(Collected data entries)
*** Begin section ***
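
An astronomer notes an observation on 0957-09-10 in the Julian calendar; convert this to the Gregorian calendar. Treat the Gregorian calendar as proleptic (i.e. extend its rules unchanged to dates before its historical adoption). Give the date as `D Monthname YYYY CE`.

At this point the Julian calendar is 5 days behind the Gregorian.
10 September 957 Julian + 5 days → 15 September 957 Gregorian.

15 September 957 CE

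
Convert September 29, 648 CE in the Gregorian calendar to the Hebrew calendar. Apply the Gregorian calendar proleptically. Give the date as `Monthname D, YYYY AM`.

Tishrei 4, 4409 AM

Both dates share Julian Day Number 1958009; in the Hebrew calendar that is 4 Tishrei 4409 AM.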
*** End section ***
What is needed => Retype the entries exactly, please. Leave no line out.

Expected answer =>
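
An astronomer notes an observation on 0957-09-10 in the Julian calendar; convert this to the Gregorian calendar. Treat the Gregorian calendar as proleptic (i.e. extend its rules unchanged to dates before its historical adoption). Give the date as `D Monthname YYYY CE`.

At this point the Julian calendar is 5 days behind the Gregorian.
10 September 957 Julian + 5 days → 15 September 957 Gregorian.

15 September 957 CE

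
Convert September 29, 648 CE in the Gregorian calendar to the Hebrew calendar. Apply the Gregorian calendar proleptically. Give the date as `Monthname D, YYYY AM`.

Tishrei 4, 4409 AM

Both dates share Julian Day Number 1958009; in the Hebrew calendar that is 4 Tishrei 4409 AM.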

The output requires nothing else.